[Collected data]
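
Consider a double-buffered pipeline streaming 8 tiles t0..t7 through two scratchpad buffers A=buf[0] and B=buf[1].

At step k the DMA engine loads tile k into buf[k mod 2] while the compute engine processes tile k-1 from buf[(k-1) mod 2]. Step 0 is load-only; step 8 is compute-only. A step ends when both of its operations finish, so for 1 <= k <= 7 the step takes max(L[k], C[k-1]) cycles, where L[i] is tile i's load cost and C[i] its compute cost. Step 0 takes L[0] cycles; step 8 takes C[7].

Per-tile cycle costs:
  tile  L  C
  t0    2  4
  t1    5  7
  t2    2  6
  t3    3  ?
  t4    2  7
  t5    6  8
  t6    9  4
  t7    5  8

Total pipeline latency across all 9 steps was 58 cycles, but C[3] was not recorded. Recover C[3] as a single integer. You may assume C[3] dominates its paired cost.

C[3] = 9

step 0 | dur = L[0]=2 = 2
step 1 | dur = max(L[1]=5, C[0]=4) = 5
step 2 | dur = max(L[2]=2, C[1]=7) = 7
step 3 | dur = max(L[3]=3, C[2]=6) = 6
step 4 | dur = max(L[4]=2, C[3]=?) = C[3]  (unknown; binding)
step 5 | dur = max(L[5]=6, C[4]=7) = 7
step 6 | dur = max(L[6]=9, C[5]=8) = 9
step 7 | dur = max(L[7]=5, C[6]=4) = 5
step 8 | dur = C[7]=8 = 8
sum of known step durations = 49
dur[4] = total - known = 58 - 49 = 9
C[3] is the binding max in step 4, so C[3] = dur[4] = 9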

▸ **Exercise objective**
Every entry should be retyped exactly as it appears.

▸ **Result of this exercise**
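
Consider a double-buffered pipeline streaming 8 tiles t0..t7 through two scratchpad buffers A=buf[0] and B=buf[1].

At step k the DMA engine loads tile k into buf[k mod 2] while the compute engine processes tile k-1 from buf[(k-1) mod 2]. Step 0 is load-only; step 8 is compute-only. A step ends when both of its operations finish, so for 1 <= k <= 7 the step takes max(L[k], C[k-1]) cycles, where L[i] is tile i's load cost and C[i] its compute cost. Step 0 takes L[0] cycles; step 8 takes C[7].

Per-tile cycle costs:
  tile  L  C
  t0    2  4
  t1    5  7
  t2    2  6
  t3    3  ?
  t4    2  7
  t5    6  8
  t6    9  4
  t7    5  8

Total pipeline latency across all 9 steps was 58 cycles, but C[3] was not recorded. Recover C[3] as a single integer. You may assume C[3] dominates its paired cost.

C[3] = 9

step 0 | dur = L[0]=2 = 2
step 1 | dur = max(L[1]=5, C[0]=4) = 5
step 2 | dur = max(L[2]=2, C[1]=7) = 7
step 3 | dur = max(L[3]=3, C[2]=6) = 6
step 4 | dur = max(L[4]=2, C[3]=?) = C[3]  (unknown; binding)
step 5 | dur = max(L[5]=6, C[4]=7) = 7
step 6 | dur = max(L[6]=9, C[5]=8) = 9
step 7 | dur = max(L[7]=5, C[6]=4) = 5
step 8 | dur = C[7]=8 = 8
sum of known step durations = 49
dur[4] = total - known = 58 - 49 = 9
C[3] is the binding max in step 4, so C[3] = dur[4] = 9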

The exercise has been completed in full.